== Segment start ==

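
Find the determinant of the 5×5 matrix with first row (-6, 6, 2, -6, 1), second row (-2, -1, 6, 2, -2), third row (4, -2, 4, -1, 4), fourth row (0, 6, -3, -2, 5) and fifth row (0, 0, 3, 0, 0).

Expand along row 5 (it has 4 zeros):
  + (3) · M_53   where M_53 = det([-6 6 -6 1; -2 -1 2 -2; 4 -2 -1 4; 0 6 -2 5]) = -350
det = (+1)·(3)·(-350) = -1050

-1050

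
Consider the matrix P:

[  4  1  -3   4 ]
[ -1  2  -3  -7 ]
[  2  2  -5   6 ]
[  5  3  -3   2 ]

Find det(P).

det(P) = -279

Expand along row 1:
  + (4) · M_11   where M_11 = det([2 -3 -7; 2 -5 6; 3 -3 2]) = -89
  − (1) · M_12   where M_12 = det([-1 -3 -7; 2 -5 6; 5 -3 2]) = -219
  + (-3) · M_13   where M_13 = det([-1 2 -7; 2 2 6; 5 3 2]) = 94
  − (4) · M_14   where M_14 = det([-1 2 -3; 2 2 -5; 5 3 -3]) = -35
det = (+1)·(4)·(-89) + (-1)·(1)·(-219) + (+1)·(-3)·(94) + (-1)·(4)·(-35) = -279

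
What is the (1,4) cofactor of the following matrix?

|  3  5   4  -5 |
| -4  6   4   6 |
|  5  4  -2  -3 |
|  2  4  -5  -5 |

Delete row 1 and column 4; the remaining 3×3 submatrix is [-4 6 4; 5 4 -2; 2 4 -5].
Its determinant is 222.
The cofactor carries sign (−1)^(1+4) = −1, so C_{1,4} = −(222) = -222.

The cofactor is -222.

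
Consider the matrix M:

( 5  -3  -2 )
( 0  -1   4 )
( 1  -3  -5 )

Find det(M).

det(M) = 71

Expand along row 2:
  + (-1) · |5 -2; 1 -5| = (-1)·(-25 − (-2)) = 23
  − 4 · |5 -3; 1 -3| = −4·(-15 − (-3)) = 48
Sum: (23) + (48) = 71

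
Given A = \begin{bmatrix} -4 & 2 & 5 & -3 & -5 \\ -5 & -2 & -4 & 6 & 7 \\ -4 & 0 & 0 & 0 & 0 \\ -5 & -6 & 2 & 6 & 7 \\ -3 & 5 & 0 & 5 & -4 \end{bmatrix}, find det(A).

Expand along row 3 (it has 4 zeros):
  + (-4) · M_31   where M_31 = det([2 5 -3 -5; -2 -4 6 7; -6 2 6 7; 5 0 5 -4]) = 582
det = (+1)·(-4)·(582) = -2328

|A| = -2328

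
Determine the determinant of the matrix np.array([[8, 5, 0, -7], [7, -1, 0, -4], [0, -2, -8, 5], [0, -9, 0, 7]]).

Expand along column 3 (it has 3 zeros):
  + (-8) · M_33   where M_33 = det([8 5 -7; 7 -1 -4; 0 -9 7]) = -148
det = (+1)·(-8)·(-148) = 1184

The determinant is 1184.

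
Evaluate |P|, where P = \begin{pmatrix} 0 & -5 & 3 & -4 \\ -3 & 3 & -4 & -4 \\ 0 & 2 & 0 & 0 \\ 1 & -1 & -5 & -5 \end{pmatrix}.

Expand along row 3 (it has 3 zeros):
  − (2) · M_32   where M_32 = det([0 3 -4; -3 -4 -4; 1 -5 -5]) = -133
det = (-1)·(2)·(-133) = 266

266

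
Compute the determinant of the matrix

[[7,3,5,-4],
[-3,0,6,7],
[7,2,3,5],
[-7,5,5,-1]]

Expand along row 2 (it has 1 zero):
  − (-3) · M_21   where M_21 = det([3 5 -4; 2 3 5; 5 5 -1]) = 71
  − (6) · M_23   where M_23 = det([7 3 -4; 7 2 5; -7 5 -1]) = -469
  + (7) · M_24   where M_24 = det([7 3 5; 7 2 3; -7 5 5]) = 42
det = (-1)·(-3)·(71) + (-1)·(6)·(-469) + (+1)·(7)·(42) = 3321

3321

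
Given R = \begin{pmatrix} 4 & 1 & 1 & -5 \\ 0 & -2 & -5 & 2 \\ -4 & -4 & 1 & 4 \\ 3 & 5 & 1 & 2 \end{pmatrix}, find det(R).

The determinant is -428.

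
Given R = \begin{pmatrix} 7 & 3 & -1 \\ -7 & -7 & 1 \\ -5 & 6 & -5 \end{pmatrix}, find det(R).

160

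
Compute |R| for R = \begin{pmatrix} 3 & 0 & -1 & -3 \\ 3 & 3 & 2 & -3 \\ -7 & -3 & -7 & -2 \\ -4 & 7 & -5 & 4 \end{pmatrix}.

-1080

Expand along row 1 (it has 1 zero):
  + (3) · M_11   where M_11 = det([3 2 -3; -3 -7 -2; 7 -5 4]) = -310
  + (-1) · M_13   where M_13 = det([3 3 -3; -7 -3 -2; -4 7 4]) = 297
  − (-3) · M_14   where M_14 = det([3 3 2; -7 -3 -7; -4 7 -5]) = 49
det = (+1)·(3)·(-310) + (+1)·(-1)·(297) + (-1)·(-3)·(49) = -1080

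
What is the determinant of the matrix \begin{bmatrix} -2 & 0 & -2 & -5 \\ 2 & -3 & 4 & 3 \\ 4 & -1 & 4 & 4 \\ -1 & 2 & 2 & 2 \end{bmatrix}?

126

Expand along row 1 (it has 1 zero):
  + (-2) · M_11   where M_11 = det([-3 4 3; -1 4 4; 2 2 2]) = 10
  + (-2) · M_13   where M_13 = det([2 -3 3; 4 -1 4; -1 2 2]) = 37
  − (-5) · M_14   where M_14 = det([2 -3 4; 4 -1 4; -1 2 2]) = 44
det = (+1)·(-2)·(10) + (+1)·(-2)·(37) + (-1)·(-5)·(44) = 126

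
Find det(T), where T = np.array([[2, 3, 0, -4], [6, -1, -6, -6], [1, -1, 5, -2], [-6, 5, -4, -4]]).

1360

Expand along row 1 (it has 1 zero):
  + (2) · M_11   where M_11 = det([-1 -6 -6; -1 5 -2; 5 -4 -4]) = 238
  − (3) · M_12   where M_12 = det([6 -6 -6; 1 5 -2; -6 -4 -4]) = -420
  − (-4) · M_14   where M_14 = det([6 -1 -6; 1 -1 5; -6 5 -4]) = -94
det = (+1)·(2)·(238) + (-1)·(3)·(-420) + (-1)·(-4)·(-94) = 1360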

== Segment end ==

• **Exercise details**: The listing above has to be written out again in full, exactly as shown.

• **Completed task**:
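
Find the determinant of the 5×5 matrix with first row (-6, 6, 2, -6, 1), second row (-2, -1, 6, 2, -2), third row (4, -2, 4, -1, 4), fourth row (0, 6, -3, -2, 5) and fifth row (0, 0, 3, 0, 0).

Expand along row 5 (it has 4 zeros):
  + (3) · M_53   where M_53 = det([-6 6 -6 1; -2 -1 2 -2; 4 -2 -1 4; 0 6 -2 5]) = -350
det = (+1)·(3)·(-350) = -1050

-1050

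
Consider the matrix P:

[  4  1  -3   4 ]
[ -1  2  -3  -7 ]
[  2  2  -5   6 ]
[  5  3  -3   2 ]

Find det(P).

det(P) = -279

Expand along row 1:
  + (4) · M_11   where M_11 = det([2 -3 -7; 2 -5 6; 3 -3 2]) = -89
  − (1) · M_12   where M_12 = det([-1 -3 -7; 2 -5 6; 5 -3 2]) = -219
  + (-3) · M_13   where M_13 = det([-1 2 -7; 2 2 6; 5 3 2]) = 94
  − (4) · M_14   where M_14 = det([-1 2 -3; 2 2 -5; 5 3 -3]) = -35
det = (+1)·(4)·(-89) + (-1)·(1)·(-219) + (+1)·(-3)·(94) + (-1)·(4)·(-35) = -279

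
What is the (1,4) cofactor of the following matrix?

|  3  5   4  -5 |
| -4  6   4   6 |
|  5  4  -2  -3 |
|  2  4  -5  -5 |

Delete row 1 and column 4; the remaining 3×3 submatrix is [-4 6 4; 5 4 -2; 2 4 -5].
Its determinant is 222.
The cofactor carries sign (−1)^(1+4) = −1, so C_{1,4} = −(222) = -222.

The cofactor is -222.

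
Consider the matrix M:

( 5  -3  -2 )
( 0  -1   4 )
( 1  -3  -5 )

Find det(M).

det(M) = 71

Expand along row 2:
  + (-1) · |5 -2; 1 -5| = (-1)·(-25 − (-2)) = 23
  − 4 · |5 -3; 1 -3| = −4·(-15 − (-3)) = 48
Sum: (23) + (48) = 71

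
Given A = \begin{bmatrix} -4 & 2 & 5 & -3 & -5 \\ -5 & -2 & -4 & 6 & 7 \\ -4 & 0 & 0 & 0 & 0 \\ -5 & -6 & 2 & 6 & 7 \\ -3 & 5 & 0 & 5 & -4 \end{bmatrix}, find det(A).

Expand along row 3 (it has 4 zeros):
  + (-4) · M_31   where M_31 = det([2 5 -3 -5; -2 -4 6 7; -6 2 6 7; 5 0 5 -4]) = 582
det = (+1)·(-4)·(582) = -2328

|A| = -2328

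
Determine the determinant of the matrix np.array([[8, 5, 0, -7], [7, -1, 0, -4], [0, -2, -8, 5], [0, -9, 0, 7]]).

Expand along column 3 (it has 3 zeros):
  + (-8) · M_33   where M_33 = det([8 5 -7; 7 -1 -4; 0 -9 7]) = -148
det = (+1)·(-8)·(-148) = 1184

The determinant is 1184.

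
Evaluate |P|, where P = \begin{pmatrix} 0 & -5 & 3 & -4 \\ -3 & 3 & -4 & -4 \\ 0 & 2 & 0 & 0 \\ 1 & -1 & -5 & -5 \end{pmatrix}.

Expand along row 3 (it has 3 zeros):
  − (2) · M_32   where M_32 = det([0 3 -4; -3 -4 -4; 1 -5 -5]) = -133
det = (-1)·(2)·(-133) = 266

266

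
Compute the determinant of the matrix

[[7,3,5,-4],
[-3,0,6,7],
[7,2,3,5],
[-7,5,5,-1]]

Expand along row 2 (it has 1 zero):
  − (-3) · M_21   where M_21 = det([3 5 -4; 2 3 5; 5 5 -1]) = 71
  − (6) · M_23   where M_23 = det([7 3 -4; 7 2 5; -7 5 -1]) = -469
  + (7) · M_24   where M_24 = det([7 3 5; 7 2 3; -7 5 5]) = 42
det = (-1)·(-3)·(71) + (-1)·(6)·(-469) + (+1)·(7)·(42) = 3321

3321

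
Given R = \begin{pmatrix} 4 & 1 & 1 & -5 \\ 0 & -2 & -5 & 2 \\ -4 & -4 & 1 & 4 \\ 3 & 5 & 1 & 2 \end{pmatrix}, find det(R).

The determinant is -428.

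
Given R = \begin{pmatrix} 7 & 3 & -1 \\ -7 & -7 & 1 \\ -5 & 6 & -5 \end{pmatrix}, find det(R).

160

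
Compute |R| for R = \begin{pmatrix} 3 & 0 & -1 & -3 \\ 3 & 3 & 2 & -3 \\ -7 & -3 & -7 & -2 \\ -4 & 7 & -5 & 4 \end{pmatrix}.

-1080

Expand along row 1 (it has 1 zero):
  + (3) · M_11   where M_11 = det([3 2 -3; -3 -7 -2; 7 -5 4]) = -310
  + (-1) · M_13   where M_13 = det([3 3 -3; -7 -3 -2; -4 7 4]) = 297
  − (-3) · M_14   where M_14 = det([3 3 2; -7 -3 -7; -4 7 -5]) = 49
det = (+1)·(3)·(-310) + (+1)·(-1)·(297) + (-1)·(-3)·(49) = -1080

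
What is the determinant of the matrix \begin{bmatrix} -2 & 0 & -2 & -5 \\ 2 & -3 & 4 & 3 \\ 4 & -1 & 4 & 4 \\ -1 & 2 & 2 & 2 \end{bmatrix}?

126

Expand along row 1 (it has 1 zero):
  + (-2) · M_11   where M_11 = det([-3 4 3; -1 4 4; 2 2 2]) = 10
  + (-2) · M_13   where M_13 = det([2 -3 3; 4 -1 4; -1 2 2]) = 37
  − (-5) · M_14   where M_14 = det([2 -3 4; 4 -1 4; -1 2 2]) = 44
det = (+1)·(-2)·(10) + (+1)·(-2)·(37) + (-1)·(-5)·(44) = 126

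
Find det(T), where T = np.array([[2, 3, 0, -4], [6, -1, -6, -6], [1, -1, 5, -2], [-6, 5, -4, -4]]).

1360

Expand along row 1 (it has 1 zero):
  + (2) · M_11   where M_11 = det([-1 -6 -6; -1 5 -2; 5 -4 -4]) = 238
  − (3) · M_12   where M_12 = det([6 -6 -6; 1 5 -2; -6 -4 -4]) = -420
  − (-4) · M_14   where M_14 = det([6 -1 -6; 1 -1 5; -6 5 -4]) = -94
det = (+1)·(2)·(238) + (-1)·(3)·(-420) + (-1)·(-4)·(-94) = 1360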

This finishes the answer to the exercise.